● **EXERCISE BRIEF**
Word for word, restate every line of the material.

● **DATA LISTING**

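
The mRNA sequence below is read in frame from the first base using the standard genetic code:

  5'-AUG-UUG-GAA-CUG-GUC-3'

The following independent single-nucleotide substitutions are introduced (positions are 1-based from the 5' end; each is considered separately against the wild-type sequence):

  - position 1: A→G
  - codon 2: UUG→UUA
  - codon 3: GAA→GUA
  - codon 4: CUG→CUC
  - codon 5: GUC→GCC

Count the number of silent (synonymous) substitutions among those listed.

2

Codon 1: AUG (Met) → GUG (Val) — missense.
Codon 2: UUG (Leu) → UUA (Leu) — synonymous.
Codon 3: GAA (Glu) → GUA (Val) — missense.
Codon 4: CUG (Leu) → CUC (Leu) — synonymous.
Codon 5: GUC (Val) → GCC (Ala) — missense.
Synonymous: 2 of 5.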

● **ANSWER BOX**
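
The mRNA sequence below is read in frame from the first base using the standard genetic code:

  5'-AUG-UUG-GAA-CUG-GUC-3'

The following independent single-nucleotide substitutions are introduced (positions are 1-based from the 5' end; each is considered separately against the wild-type sequence):

  - position 1: A→G
  - codon 2: UUG→UUA
  - codon 3: GAA→GUA
  - codon 4: CUG→CUC
  - codon 5: GUC→GCC

Count the number of silent (synonymous) substitutions among those listed.

2

Codon 1: AUG (Met) → GUG (Val) — missense.
Codon 2: UUG (Leu) → UUA (Leu) — synonymous.
Codon 3: GAA (Glu) → GUA (Val) — missense.
Codon 4: CUG (Leu) → CUC (Leu) — synonymous.
Codon 5: GUC (Val) → GCC (Ala) — missense.
Synonymous: 2 of 5.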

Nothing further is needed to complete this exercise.